== Segment start ==

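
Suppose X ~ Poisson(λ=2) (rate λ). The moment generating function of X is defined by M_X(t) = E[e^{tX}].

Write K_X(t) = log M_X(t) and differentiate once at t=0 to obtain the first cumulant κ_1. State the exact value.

M_X(t) = e^(2*e^(t) - 2)
K_X(t) = log M_X(t) = 2*e^(t) - 2
K′(t) = 2*e^(t)

κ_1 = K′(0) = 2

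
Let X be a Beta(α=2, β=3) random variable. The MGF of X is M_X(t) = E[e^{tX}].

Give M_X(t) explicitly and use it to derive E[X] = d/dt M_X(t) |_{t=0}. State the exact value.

M_X(t) = ₁F₁(2; 5; t)
D[M](t) = 2*₁F₁(3; 6; t)/5

E[X] = D[M](0) = 2/5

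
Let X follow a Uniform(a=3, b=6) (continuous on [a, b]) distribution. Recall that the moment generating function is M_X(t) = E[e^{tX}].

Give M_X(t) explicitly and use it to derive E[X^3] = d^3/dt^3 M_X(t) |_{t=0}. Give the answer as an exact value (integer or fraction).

M_X(t) = (e^(6*t) - e^(3*t))/(3*t)
M′(t) = (6*t*e^(6*t) - 3*t*e^(3*t) - e^(6*t) + e^(3*t))/(3*t^2)
M′′(t) = (36*t^2*e^(6*t) - 9*t^2*e^(3*t) - 12*t*e^(6*t) + 6*t*e^(3*t) + 2*e^(6*t) - 2*e^(3*t))/(3*t^3)
M′′′(t) = (72*t^3*e^(6*t) - 9*t^3*e^(3*t) - 36*t^2*e^(6*t) + 9*t^2*e^(3*t) + 12*t*e^(6*t) - 6*t*e^(3*t) - 2*e^(6*t) + 2*e^(3*t))/t^4

E[X^3] = M′′′(0) = 405/4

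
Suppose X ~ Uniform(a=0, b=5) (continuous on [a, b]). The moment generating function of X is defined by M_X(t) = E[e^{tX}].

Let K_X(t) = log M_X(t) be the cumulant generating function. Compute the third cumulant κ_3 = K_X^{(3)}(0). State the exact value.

κ_3 = d^3K/dt^3 |_{t=0} = 0

M_X(t) = (e^(5*t) - 1)/(5*t)
K_X(t) = log M_X(t) = -log(t) + log(e^(5*t) - 1) - log(5)
dK/dt = (5*t*e^(5*t) - e^(5*t) + 1)/(t*e^(5*t) - t)
d^2K/dt^2 = (-25*t^2*e^(5*t) + e^(10*t) - 2*e^(5*t) + 1)/(t^2*e^(10*t) - 2*t^2*e^(5*t) + t^2)
d^3K/dt^3 = (125*t^3*e^(10*t) + 125*t^3*e^(5*t) - 2*e^(15*t) + 6*e^(10*t) - 6*e^(5*t) + 2)/(t^3*e^(15*t) - 3*t^3*e^(10*t) + 3*t^3*e^(5*t) - t^3)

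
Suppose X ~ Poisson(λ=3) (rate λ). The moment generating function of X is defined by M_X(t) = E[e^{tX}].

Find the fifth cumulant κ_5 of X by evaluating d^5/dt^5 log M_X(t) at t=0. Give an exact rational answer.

M_X(t) = e^(3*e^(t) - 3)
K_X(t) = log M_X(t) = 3*e^(t) - 3
dK/dt = 3*e^(t)
d^2K/dt^2 = 3*e^(t)
d^3K/dt^3 = 3*e^(t)
d^4K/dt^4 = 3*e^(t)
d^5K/dt^5 = 3*e^(t)

κ_5 = d^5K/dt^5 |_{t=0} = 3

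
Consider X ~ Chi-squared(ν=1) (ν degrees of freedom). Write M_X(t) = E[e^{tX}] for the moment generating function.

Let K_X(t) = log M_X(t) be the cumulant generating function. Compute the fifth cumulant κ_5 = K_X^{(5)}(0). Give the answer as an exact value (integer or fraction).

M_X(t) = 1/√(1 - 2*t)
K_X(t) = log M_X(t) = -log(1 - 2*t)/2
K^(5)(t) = -384/(32*t^5 - 80*t^4 + 80*t^3 - 40*t^2 + 10*t - 1)

κ_5 = K^(5)(0) = 384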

== Segment end ==

▸ Task description
For every line of the records that includes the string "Poisson", add one to a tally; the answer is that tally alone.

▸ Solution below
2